Source data
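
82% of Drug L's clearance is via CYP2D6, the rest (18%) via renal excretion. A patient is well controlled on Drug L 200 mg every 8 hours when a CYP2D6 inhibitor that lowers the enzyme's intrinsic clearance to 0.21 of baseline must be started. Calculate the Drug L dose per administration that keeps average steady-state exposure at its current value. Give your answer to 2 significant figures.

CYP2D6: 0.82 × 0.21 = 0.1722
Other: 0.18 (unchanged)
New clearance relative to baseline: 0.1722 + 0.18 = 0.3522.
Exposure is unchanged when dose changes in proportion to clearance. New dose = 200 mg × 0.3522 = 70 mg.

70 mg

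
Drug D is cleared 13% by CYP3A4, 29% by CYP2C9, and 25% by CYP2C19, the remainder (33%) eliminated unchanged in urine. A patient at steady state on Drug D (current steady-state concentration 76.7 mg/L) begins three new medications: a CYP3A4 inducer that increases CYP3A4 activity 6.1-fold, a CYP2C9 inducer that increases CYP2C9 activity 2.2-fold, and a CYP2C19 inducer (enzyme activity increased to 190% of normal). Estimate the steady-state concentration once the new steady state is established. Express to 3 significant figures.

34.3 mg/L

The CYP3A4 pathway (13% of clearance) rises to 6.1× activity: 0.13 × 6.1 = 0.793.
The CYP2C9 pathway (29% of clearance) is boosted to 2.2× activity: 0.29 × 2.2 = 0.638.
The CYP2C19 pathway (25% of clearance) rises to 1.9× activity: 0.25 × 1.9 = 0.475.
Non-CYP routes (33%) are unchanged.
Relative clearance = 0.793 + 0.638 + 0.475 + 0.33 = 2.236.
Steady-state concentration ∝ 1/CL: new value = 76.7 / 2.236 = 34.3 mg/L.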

◆ **Exercise instructions**
Retype the records above exactly.

◆ **Exercise solution**
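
82% of Drug L's clearance is via CYP2D6, the rest (18%) via renal excretion. A patient is well controlled on Drug L 200 mg every 8 hours when a CYP2D6 inhibitor that lowers the enzyme's intrinsic clearance to 0.21 of baseline must be started. Calculate the Drug L dose per administration that keeps average steady-state exposure at its current value. Give your answer to 2 significant figures.

CYP2D6: 0.82 × 0.21 = 0.1722
Other: 0.18 (unchanged)
New clearance relative to baseline: 0.1722 + 0.18 = 0.3522.
Exposure is unchanged when dose changes in proportion to clearance. New dose = 200 mg × 0.3522 = 70 mg.

70 mg

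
Drug D is cleared 13% by CYP3A4, 29% by CYP2C9, and 25% by CYP2C19, the remainder (33%) eliminated unchanged in urine. A patient at steady state on Drug D (current steady-state concentration 76.7 mg/L) begins three new medications: a CYP3A4 inducer that increases CYP3A4 activity 6.1-fold, a CYP2C9 inducer that increases CYP2C9 activity 2.2-fold, and a CYP2C19 inducer (enzyme activity increased to 190% of normal). Estimate the steady-state concentration once the new steady state is established. Express to 3 significant figures.

34.3 mg/L

The CYP3A4 pathway (13% of clearance) rises to 6.1× activity: 0.13 × 6.1 = 0.793.
The CYP2C9 pathway (29% of clearance) is boosted to 2.2× activity: 0.29 × 2.2 = 0.638.
The CYP2C19 pathway (25% of clearance) rises to 1.9× activity: 0.25 × 1.9 = 0.475.
Non-CYP routes (33%) are unchanged.
Relative clearance = 0.793 + 0.638 + 0.475 + 0.33 = 2.236.
Steady-state concentration ∝ 1/CL: new value = 76.7 / 2.236 = 34.3 mg/L.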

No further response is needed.